[[ PROVIDED MATERIAL open ]]
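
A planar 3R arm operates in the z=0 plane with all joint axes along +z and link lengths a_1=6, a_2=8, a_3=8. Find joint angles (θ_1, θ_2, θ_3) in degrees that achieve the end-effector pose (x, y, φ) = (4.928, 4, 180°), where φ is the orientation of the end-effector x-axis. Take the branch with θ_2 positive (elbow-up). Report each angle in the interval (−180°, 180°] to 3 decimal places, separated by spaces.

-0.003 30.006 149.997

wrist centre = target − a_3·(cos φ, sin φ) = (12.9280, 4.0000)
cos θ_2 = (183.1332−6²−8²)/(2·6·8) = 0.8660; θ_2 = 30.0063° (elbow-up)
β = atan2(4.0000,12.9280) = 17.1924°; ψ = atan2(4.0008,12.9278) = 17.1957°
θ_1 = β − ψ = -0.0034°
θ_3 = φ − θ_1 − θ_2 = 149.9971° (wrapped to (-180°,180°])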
[[ PROVIDED MATERIAL closed ]]
TASK DESCRIPTION: Repeat every entry exactly, leaving nothing out.

THE COMPLETED TASK:
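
A planar 3R arm operates in the z=0 plane with all joint axes along +z and link lengths a_1=6, a_2=8, a_3=8. Find joint angles (θ_1, θ_2, θ_3) in degrees that achieve the end-effector pose (x, y, φ) = (4.928, 4, 180°), where φ is the orientation of the end-effector x-axis. Take the branch with θ_2 positive (elbow-up). Report each angle in the interval (−180°, 180°] to 3 decimal places, separated by spaces.

-0.003 30.006 149.997

wrist centre = target − a_3·(cos φ, sin φ) = (12.9280, 4.0000)
cos θ_2 = (183.1332−6²−8²)/(2·6·8) = 0.8660; θ_2 = 30.0063° (elbow-up)
β = atan2(4.0000,12.9280) = 17.1924°; ψ = atan2(4.0008,12.9278) = 17.1957°
θ_1 = β − ψ = -0.0034°
θ_3 = φ − θ_1 − θ_2 = 149.9971° (wrapped to (-180°,180°])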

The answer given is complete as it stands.